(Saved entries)
━━━━━━━━━━━━━━━━━━━━

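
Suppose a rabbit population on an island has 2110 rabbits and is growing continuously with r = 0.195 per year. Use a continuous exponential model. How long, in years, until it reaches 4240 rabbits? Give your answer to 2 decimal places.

t ≈ 3.58 years

4240 = 2110 · e^(0.195·t)
t = ln(4240/2110) / 0.195 = ln(2.00948) / 0.195 = 0.69788 / 0.195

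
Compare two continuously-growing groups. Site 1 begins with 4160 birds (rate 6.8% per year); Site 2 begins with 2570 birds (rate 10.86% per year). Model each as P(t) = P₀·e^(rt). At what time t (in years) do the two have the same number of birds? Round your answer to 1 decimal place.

4160·e^(0.068t) = 2570·e^(0.1086t)
4160/2570 = e^((0.1086 − 0.068)t) → ln(1.61868) = 0.0406·t
t = 0.48161 / 0.0406

t ≈ 11.9 years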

━━━━━━━━━━━━━━━━━━━━

(Work to be completed): Repeat all the entries exactly as given.

(Result):
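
Suppose a rabbit population on an island has 2110 rabbits and is growing continuously with r = 0.195 per year. Use a continuous exponential model. How long, in years, until it reaches 4240 rabbits? Give your answer to 2 decimal places.

t ≈ 3.58 years

4240 = 2110 · e^(0.195·t)
t = ln(4240/2110) / 0.195 = ln(2.00948) / 0.195 = 0.69788 / 0.195

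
Compare two continuously-growing groups. Site 1 begins with 4160 birds (rate 6.8% per year); Site 2 begins with 2570 birds (rate 10.86% per year). Model each as P(t) = P₀·e^(rt). At what time t (in years) do the two have the same number of birds? Round your answer to 1 decimal place.

4160·e^(0.068t) = 2570·e^(0.1086t)
4160/2570 = e^((0.1086 − 0.068)t) → ln(1.61868) = 0.0406·t
t = 0.48161 / 0.0406

t ≈ 11.9 years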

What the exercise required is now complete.